Problem details: Repeat each record below exactly as given.

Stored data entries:
== == ==

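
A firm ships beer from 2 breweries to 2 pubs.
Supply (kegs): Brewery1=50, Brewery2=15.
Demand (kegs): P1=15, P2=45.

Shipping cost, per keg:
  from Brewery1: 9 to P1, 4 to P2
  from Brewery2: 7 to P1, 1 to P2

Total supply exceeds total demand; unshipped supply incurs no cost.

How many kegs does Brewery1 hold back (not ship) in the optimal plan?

5

An optimal plan:
  Brewery1→P1: 15 kegs
  Brewery1→P2: 30 kegs
  Brewery2→P2: 15 kegs
Total cost = 270.
Brewery1 ships 45 of its 50, leaving 5.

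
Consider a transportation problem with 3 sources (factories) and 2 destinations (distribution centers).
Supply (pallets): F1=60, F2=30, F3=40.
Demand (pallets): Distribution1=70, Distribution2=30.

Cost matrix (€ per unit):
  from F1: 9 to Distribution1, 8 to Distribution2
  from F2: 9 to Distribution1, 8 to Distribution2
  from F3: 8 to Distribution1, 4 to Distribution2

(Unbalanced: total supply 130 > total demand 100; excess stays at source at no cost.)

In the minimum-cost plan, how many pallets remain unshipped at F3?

Minimum-cost shipments:
  F1→Distribution1: 30 × €9 = €270
  F2→Distribution1: 30 × €9 = €270
  F3→Distribution1: 10 × €8 = €80
  F3→Distribution2: 30 × €4 = €120
Total cost = €740.
F3 ships 40 of its 40, leaving 0.

0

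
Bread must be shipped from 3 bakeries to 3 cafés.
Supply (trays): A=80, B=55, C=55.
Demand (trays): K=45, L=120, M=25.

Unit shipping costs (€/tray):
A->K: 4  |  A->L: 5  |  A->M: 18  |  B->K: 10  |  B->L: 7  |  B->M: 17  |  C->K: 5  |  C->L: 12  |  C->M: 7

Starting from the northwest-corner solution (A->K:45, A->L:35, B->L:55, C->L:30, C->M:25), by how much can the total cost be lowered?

180

Current plan cost = 45·4 + 35·5 + 55·7 + 30·12 + 25·7 = €1275.
Optimal plan:
  A→K: 15 trays
  A→L: 65 trays
  B→L: 55 trays
  C→K: 30 trays
  C→M: 25 trays
Optimal cost = €1095.
Saving = 1275 − 1095 = €180.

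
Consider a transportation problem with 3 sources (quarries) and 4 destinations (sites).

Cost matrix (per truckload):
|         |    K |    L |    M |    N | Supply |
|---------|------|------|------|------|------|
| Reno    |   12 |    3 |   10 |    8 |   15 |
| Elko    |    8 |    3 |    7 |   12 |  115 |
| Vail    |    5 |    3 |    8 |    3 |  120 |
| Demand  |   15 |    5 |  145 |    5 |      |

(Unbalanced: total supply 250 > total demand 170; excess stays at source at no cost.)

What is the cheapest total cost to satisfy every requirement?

One minimum-cost allocation:
  Reno to L: 5 truckloads
  Elko to M: 115 truckloads
  Vail to K: 15 truckloads
  Vail to M: 30 truckloads
  Vail to N: 5 truckloads
Total cost = 1150.

1150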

== == ==

Response box:
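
A firm ships beer from 2 breweries to 2 pubs.
Supply (kegs): Brewery1=50, Brewery2=15.
Demand (kegs): P1=15, P2=45.

Shipping cost, per keg:
  from Brewery1: 9 to P1, 4 to P2
  from Brewery2: 7 to P1, 1 to P2

Total supply exceeds total demand; unshipped supply incurs no cost.

How many kegs does Brewery1 hold back (not ship) in the optimal plan?

5

An optimal plan:
  Brewery1→P1: 15 kegs
  Brewery1→P2: 30 kegs
  Brewery2→P2: 15 kegs
Total cost = 270.
Brewery1 ships 45 of its 50, leaving 5.

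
Consider a transportation problem with 3 sources (factories) and 2 destinations (distribution centers).
Supply (pallets): F1=60, F2=30, F3=40.
Demand (pallets): Distribution1=70, Distribution2=30.

Cost matrix (€ per unit):
  from F1: 9 to Distribution1, 8 to Distribution2
  from F2: 9 to Distribution1, 8 to Distribution2
  from F3: 8 to Distribution1, 4 to Distribution2

(Unbalanced: total supply 130 > total demand 100; excess stays at source at no cost.)

In the minimum-cost plan, how many pallets remain unshipped at F3?

Minimum-cost shipments:
  F1→Distribution1: 30 × €9 = €270
  F2→Distribution1: 30 × €9 = €270
  F3→Distribution1: 10 × €8 = €80
  F3→Distribution2: 30 × €4 = €120
Total cost = €740.
F3 ships 40 of its 40, leaving 0.

0

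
Bread must be shipped from 3 bakeries to 3 cafés.
Supply (trays): A=80, B=55, C=55.
Demand (trays): K=45, L=120, M=25.

Unit shipping costs (€/tray):
A->K: 4  |  A->L: 5  |  A->M: 18  |  B->K: 10  |  B->L: 7  |  B->M: 17  |  C->K: 5  |  C->L: 12  |  C->M: 7

Starting from the northwest-corner solution (A->K:45, A->L:35, B->L:55, C->L:30, C->M:25), by how much can the total cost be lowered?

180

Current plan cost = 45·4 + 35·5 + 55·7 + 30·12 + 25·7 = €1275.
Optimal plan:
  A→K: 15 trays
  A→L: 65 trays
  B→L: 55 trays
  C→K: 30 trays
  C→M: 25 trays
Optimal cost = €1095.
Saving = 1275 − 1095 = €180.

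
Consider a transportation problem with 3 sources (quarries) and 4 destinations (sites).

Cost matrix (per truckload):
|         |    K |    L |    M |    N | Supply |
|---------|------|------|------|------|------|
| Reno    |   12 |    3 |   10 |    8 |   15 |
| Elko    |    8 |    3 |    7 |   12 |  115 |
| Vail    |    5 |    3 |    8 |    3 |  120 |
| Demand  |   15 |    5 |  145 |    5 |      |

(Unbalanced: total supply 250 > total demand 170; excess stays at source at no cost.)

What is the cheapest total cost to satisfy every requirement?

One minimum-cost allocation:
  Reno to L: 5 truckloads
  Elko to M: 115 truckloads
  Vail to K: 15 truckloads
  Vail to M: 30 truckloads
  Vail to N: 5 truckloads
Total cost = 1150.

1150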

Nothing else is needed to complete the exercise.